- Task statement
Produce an exact copy of the lines from the line that contains "0.8. Give your answer to 4 decimal places." to the end of the listing below.

- Entries supplied
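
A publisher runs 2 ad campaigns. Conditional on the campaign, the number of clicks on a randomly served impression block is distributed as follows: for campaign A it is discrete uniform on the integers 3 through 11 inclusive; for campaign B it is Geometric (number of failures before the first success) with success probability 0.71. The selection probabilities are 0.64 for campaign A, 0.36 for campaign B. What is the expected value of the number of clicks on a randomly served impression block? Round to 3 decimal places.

4.627

Component means — A: 7; B: 0.408451.
E[X] = 0.64·7 + 0.36·0.408451 = 4.62704.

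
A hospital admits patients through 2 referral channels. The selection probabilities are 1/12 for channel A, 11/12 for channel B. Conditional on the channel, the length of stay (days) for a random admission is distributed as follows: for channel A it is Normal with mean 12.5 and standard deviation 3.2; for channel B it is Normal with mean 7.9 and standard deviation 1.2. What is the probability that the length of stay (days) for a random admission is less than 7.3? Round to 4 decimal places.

Conditional on each channel, P(X < 7.3): A: 0.0520813; B: 0.308538.
By total probability, P(X < 7.3) = 0.0833333·0.0520813 + 0.916667·0.308538 = 0.287166.

0.2872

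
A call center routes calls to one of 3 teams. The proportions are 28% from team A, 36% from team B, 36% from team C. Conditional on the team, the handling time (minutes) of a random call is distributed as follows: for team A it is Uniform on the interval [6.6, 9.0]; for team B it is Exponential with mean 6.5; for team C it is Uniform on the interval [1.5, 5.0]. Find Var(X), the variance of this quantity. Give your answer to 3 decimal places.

Per component, A: μ=7.8, E[X²]=61.32; B: μ=6.5, E[X²]=84.5; C: μ=3.25, E[X²]=11.5833.
E[X] = 0.28·7.8 + 0.36·6.5 + 0.36·3.25 = 5.694.
E[X²] = 0.28·61.32 + 0.36·84.5 + 0.36·11.5833 = 51.7596.
Var(X) = E[X²] − (E[X])² = 51.7596 − 32.4216 = 19.338.

19.338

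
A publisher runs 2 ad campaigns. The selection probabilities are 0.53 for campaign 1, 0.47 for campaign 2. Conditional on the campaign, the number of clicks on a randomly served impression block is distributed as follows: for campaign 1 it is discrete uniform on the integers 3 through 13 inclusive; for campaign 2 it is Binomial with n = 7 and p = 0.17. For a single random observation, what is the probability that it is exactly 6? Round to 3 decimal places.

0.048

Conditional on each campaign, P(X = 6): 1: 0.0909091; 2: 0.000140239.
By total probability, P(X = 6) = 0.53·0.0909091 + 0.47·0.000140239 = 0.0482477.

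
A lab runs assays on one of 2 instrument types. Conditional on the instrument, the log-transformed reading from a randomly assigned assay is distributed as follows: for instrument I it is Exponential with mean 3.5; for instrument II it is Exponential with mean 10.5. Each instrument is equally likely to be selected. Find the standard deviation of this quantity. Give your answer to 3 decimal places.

Per component, I: μ=3.5, E[X²]=24.5; II: μ=10.5, E[X²]=220.5.
E[X] = 0.5·3.5 + 0.5·10.5 = 7.
E[X²] = 0.5·24.5 + 0.5·220.5 = 122.5.
Var(X) = E[X²] − (E[X])² = 122.5 − 49 = 73.5.
SD(X) = √73.5 = 8.57321.

8.573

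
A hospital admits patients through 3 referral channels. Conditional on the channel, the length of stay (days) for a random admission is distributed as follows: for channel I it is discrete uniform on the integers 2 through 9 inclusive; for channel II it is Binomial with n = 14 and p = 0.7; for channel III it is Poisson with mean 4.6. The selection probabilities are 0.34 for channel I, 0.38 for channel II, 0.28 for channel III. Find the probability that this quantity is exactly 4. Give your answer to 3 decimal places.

Conditional on each channel, P(X = 4): I: 0.125; II: 0.00141918; III: 0.187528.
By total probability, P(X = 4) = 0.34·0.125 + 0.38·0.00141918 + 0.28·0.187528 = 0.0955471.

0.096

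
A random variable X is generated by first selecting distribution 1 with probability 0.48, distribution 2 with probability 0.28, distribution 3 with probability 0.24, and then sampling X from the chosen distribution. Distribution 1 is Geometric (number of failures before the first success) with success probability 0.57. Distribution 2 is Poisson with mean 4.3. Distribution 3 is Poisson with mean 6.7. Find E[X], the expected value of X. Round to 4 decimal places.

Component means — 1: 0.754386; 2: 4.3; 3: 6.7.
E[X] = 0.48·0.754386 + 0.28·4.3 + 0.24·6.7 = 3.17411.

3.1741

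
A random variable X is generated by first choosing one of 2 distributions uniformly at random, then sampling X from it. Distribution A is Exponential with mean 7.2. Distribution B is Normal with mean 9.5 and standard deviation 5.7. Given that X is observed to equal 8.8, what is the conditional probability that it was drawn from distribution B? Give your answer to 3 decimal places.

0.629

Likelihoods f(8.8 | ·): A: 0.0409132; B: 0.0694641.
Posterior ∝ prior × likelihood. Numerator for B: 0.5·0.0694641 = 0.034732.
Normalizing constant: 0.5·0.0409132 + 0.5·0.0694641 = 0.0551886.
P(B | observation) = 0.034732 / 0.0551886 = 0.629333.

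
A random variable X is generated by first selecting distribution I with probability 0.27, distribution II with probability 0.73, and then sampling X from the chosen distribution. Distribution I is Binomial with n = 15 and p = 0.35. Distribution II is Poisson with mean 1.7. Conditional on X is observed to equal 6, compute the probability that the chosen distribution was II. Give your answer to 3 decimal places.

0.080

Likelihoods P(X=6 | ·): I: 0.19056; II: 0.00612436.
Posterior ∝ prior × likelihood. Numerator for II: 0.73·0.00612436 = 0.00447078.
Normalizing constant: 0.27·0.19056 + 0.73·0.00612436 = 0.0559221.
P(II | observation) = 0.00447078 / 0.0559221 = 0.0799466.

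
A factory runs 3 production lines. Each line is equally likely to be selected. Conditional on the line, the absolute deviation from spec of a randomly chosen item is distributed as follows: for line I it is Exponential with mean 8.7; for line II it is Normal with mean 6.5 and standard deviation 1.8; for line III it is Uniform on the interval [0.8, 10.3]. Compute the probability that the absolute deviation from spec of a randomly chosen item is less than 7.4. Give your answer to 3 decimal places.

Conditional on each line, P(X < 7.4): I: 0.572831; II: 0.691462; III: 0.694737.
By total probability, P(X < 7.4) = 0.333333·0.572831 + 0.333333·0.691462 + 0.333333·0.694737 = 0.65301.

0.653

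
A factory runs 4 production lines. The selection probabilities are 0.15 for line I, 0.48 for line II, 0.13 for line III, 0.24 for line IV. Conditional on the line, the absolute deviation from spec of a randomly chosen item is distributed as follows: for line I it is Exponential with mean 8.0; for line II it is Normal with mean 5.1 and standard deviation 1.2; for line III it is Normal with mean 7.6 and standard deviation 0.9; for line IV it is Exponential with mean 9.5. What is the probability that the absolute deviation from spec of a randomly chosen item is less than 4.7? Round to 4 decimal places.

Conditional on each line, P(X < 4.7): I: 0.444285; II: 0.369441; III: 0.000636002; IV: 0.390269.
By total probability, P(X < 4.7) = 0.15·0.444285 + 0.48·0.369441 + 0.13·0.000636002 + 0.24·0.390269 = 0.337722.

0.3377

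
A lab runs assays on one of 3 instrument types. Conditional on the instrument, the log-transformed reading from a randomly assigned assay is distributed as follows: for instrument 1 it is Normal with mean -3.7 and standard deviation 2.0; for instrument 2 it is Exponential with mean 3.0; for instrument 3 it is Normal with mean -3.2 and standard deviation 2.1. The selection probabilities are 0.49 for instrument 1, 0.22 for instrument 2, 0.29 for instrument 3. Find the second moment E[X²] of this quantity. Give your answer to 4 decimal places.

For each component E[X²] = Var + (mean)², giving 1: 17.69; 2: 18; 3: 14.65.
Overall E[X²] = 0.49·17.69 + 0.22·18 + 0.29·14.65 = 16.8766.

16.8766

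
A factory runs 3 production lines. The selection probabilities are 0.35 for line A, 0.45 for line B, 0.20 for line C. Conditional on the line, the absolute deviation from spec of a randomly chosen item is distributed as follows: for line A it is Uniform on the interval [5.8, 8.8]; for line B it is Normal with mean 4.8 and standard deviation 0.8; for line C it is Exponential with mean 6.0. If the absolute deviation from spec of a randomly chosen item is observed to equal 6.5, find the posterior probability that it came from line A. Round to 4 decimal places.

Likelihoods f(6.5 | ·): A: 0.333333; B: 0.0521512; C: 0.0564109.
Posterior ∝ prior × likelihood. Numerator for A: 0.35·0.333333 = 0.116667.
Normalizing constant: 0.35·0.333333 + 0.45·0.0521512 + 0.2·0.0564109 = 0.151417.
P(A | observation) = 0.116667 / 0.151417 = 0.7705.

0.7705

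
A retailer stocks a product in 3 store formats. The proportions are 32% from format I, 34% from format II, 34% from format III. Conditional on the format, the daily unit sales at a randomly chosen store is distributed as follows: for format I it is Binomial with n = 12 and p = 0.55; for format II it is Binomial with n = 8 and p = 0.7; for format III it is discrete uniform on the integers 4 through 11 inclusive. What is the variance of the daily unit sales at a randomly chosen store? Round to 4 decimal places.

3.9208

Per component, I: μ=6.6, E[X²]=46.53; II: μ=5.6, E[X²]=33.04; III: μ=7.5, E[X²]=61.5.
E[X] = 0.32·6.6 + 0.34·5.6 + 0.34·7.5 = 6.566.
E[X²] = 0.32·46.53 + 0.34·33.04 + 0.34·61.5 = 47.0332.
Var(X) = E[X²] − (E[X])² = 47.0332 − 43.1124 = 3.92084.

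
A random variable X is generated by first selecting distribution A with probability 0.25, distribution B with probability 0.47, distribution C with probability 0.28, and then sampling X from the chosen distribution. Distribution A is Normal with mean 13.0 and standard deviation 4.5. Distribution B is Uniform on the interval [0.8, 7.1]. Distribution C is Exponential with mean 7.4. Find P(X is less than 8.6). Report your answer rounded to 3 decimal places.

0.703

Conditional on each component, P(X < 8.6): A: 0.164092; B: 1; C: 0.687191.
By total probability, P(X < 8.6) = 0.25·0.164092 + 0.47·1 + 0.28·0.687191 = 0.703436.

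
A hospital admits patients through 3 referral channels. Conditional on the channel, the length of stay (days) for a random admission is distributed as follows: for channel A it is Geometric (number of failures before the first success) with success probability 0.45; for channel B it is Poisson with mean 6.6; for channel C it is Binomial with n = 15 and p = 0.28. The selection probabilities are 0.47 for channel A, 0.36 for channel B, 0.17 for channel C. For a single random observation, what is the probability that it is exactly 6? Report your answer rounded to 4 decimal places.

Conditional on each channel, P(X = 6): A: 0.0124563; B: 0.156166; C: 0.125414.
By total probability, P(X = 6) = 0.47·0.0124563 + 0.36·0.156166 + 0.17·0.125414 = 0.0833947.

0.0834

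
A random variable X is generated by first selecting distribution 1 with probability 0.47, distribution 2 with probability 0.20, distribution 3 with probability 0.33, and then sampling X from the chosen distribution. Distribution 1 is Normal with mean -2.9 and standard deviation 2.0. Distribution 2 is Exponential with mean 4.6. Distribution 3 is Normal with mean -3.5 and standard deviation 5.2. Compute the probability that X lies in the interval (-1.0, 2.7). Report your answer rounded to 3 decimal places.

0.234

Conditional on each component, P(-1.0 < X < 2.7): 1: 0.168501; 2: 0.443983; 3: 0.19877.
By total probability, P(-1.0 < X < 2.7) = 0.47·0.168501 + 0.2·0.443983 + 0.33·0.19877 = 0.233586.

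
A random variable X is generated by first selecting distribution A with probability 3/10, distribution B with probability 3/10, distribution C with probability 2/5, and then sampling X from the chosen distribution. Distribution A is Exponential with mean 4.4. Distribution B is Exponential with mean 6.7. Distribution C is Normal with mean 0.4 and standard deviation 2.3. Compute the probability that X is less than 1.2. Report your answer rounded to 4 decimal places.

0.3752

Conditional on each component, P(X < 1.2): A: 0.2387; B: 0.163981; C: 0.636015.
By total probability, P(X < 1.2) = 0.3·0.2387 + 0.3·0.163981 + 0.4·0.636015 = 0.37521.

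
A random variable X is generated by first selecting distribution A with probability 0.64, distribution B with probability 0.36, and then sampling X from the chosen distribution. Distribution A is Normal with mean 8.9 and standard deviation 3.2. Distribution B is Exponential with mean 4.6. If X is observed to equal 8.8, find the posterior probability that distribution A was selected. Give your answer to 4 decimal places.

Likelihoods f(8.8 | ·): A: 0.124609; B: 0.0320936.
Posterior ∝ prior × likelihood. Numerator for A: 0.64·0.124609 = 0.0797495.
Normalizing constant: 0.64·0.124609 + 0.36·0.0320936 = 0.0913032.
P(A | observation) = 0.0797495 / 0.0913032 = 0.873458.

0.8735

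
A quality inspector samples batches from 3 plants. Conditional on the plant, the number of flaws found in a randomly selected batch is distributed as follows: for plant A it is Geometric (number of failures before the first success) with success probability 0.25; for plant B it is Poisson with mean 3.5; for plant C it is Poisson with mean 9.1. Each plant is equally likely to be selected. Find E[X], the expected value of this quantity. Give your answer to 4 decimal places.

5.2000

Component means — A: 3; B: 3.5; C: 9.1.
E[X] = 0.333333·3 + 0.333333·3.5 + 0.333333·9.1 = 5.2.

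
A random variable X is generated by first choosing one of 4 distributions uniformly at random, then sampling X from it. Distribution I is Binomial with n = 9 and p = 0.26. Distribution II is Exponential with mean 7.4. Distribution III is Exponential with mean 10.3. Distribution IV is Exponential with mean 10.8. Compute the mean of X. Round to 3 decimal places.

7.710

Component means — I: 2.34; II: 7.4; III: 10.3; IV: 10.8.
E[X] = 0.25·2.34 + 0.25·7.4 + 0.25·10.3 + 0.25·10.8 = 7.71.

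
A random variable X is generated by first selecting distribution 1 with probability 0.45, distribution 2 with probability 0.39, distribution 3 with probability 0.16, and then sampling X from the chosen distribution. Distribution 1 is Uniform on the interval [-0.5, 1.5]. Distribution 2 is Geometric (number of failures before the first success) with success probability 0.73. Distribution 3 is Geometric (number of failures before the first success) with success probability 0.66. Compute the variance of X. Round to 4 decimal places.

Per component, 1: μ=0.5, E[X²]=0.583333; 2: μ=0.369863, E[X²]=0.64346; 3: μ=0.515152, E[X²]=1.04591.
E[X] = 0.45·0.5 + 0.39·0.369863 + 0.16·0.515152 = 0.451671.
E[X²] = 0.45·0.583333 + 0.39·0.64346 + 0.16·1.04591 = 0.680796.
Var(X) = E[X²] − (E[X])² = 0.680796 − 0.204007 = 0.476789.

0.4768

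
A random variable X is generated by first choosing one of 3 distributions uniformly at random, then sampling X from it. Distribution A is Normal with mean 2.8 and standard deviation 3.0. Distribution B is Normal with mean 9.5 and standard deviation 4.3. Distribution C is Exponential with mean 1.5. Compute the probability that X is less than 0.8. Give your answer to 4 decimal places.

Conditional on each component, P(X < 0.8): A: 0.252493; B: 0.0215234; C: 0.413354.
By total probability, P(X < 0.8) = 0.333333·0.252493 + 0.333333·0.0215234 + 0.333333·0.413354 = 0.229123.

0.2291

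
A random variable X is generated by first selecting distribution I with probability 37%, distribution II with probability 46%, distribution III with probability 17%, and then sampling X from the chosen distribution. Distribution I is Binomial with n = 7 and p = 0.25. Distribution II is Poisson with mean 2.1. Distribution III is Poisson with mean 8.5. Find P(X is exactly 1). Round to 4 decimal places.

Conditional on each component, P(X = 1): I: 0.311462; II: 0.257158; III: 0.00172948.
By total probability, P(X = 1) = 0.37·0.311462 + 0.46·0.257158 + 0.17·0.00172948 = 0.233828.

0.2338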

- Answer for this exercise
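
A random variable X is generated by first choosing one of 3 distributions uniformly at random, then sampling X from it. Distribution A is Normal with mean 2.8 and standard deviation 3.0. Distribution B is Normal with mean 9.5 and standard deviation 4.3. Distribution C is Exponential with mean 1.5. Compute the probability that X is less than 0.8. Give your answer to 4 decimal places.

Conditional on each component, P(X < 0.8): A: 0.252493; B: 0.0215234; C: 0.413354.
By total probability, P(X < 0.8) = 0.333333·0.252493 + 0.333333·0.0215234 + 0.333333·0.413354 = 0.229123.

0.2291

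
A random variable X is generated by first selecting distribution I with probability 37%, distribution II with probability 46%, distribution III with probability 17%, and then sampling X from the chosen distribution. Distribution I is Binomial with n = 7 and p = 0.25. Distribution II is Poisson with mean 2.1. Distribution III is Poisson with mean 8.5. Find P(X is exactly 1). Round to 4 decimal places.

Conditional on each component, P(X = 1): I: 0.311462; II: 0.257158; III: 0.00172948.
By total probability, P(X = 1) = 0.37·0.311462 + 0.46·0.257158 + 0.17·0.00172948 = 0.233828.

0.2338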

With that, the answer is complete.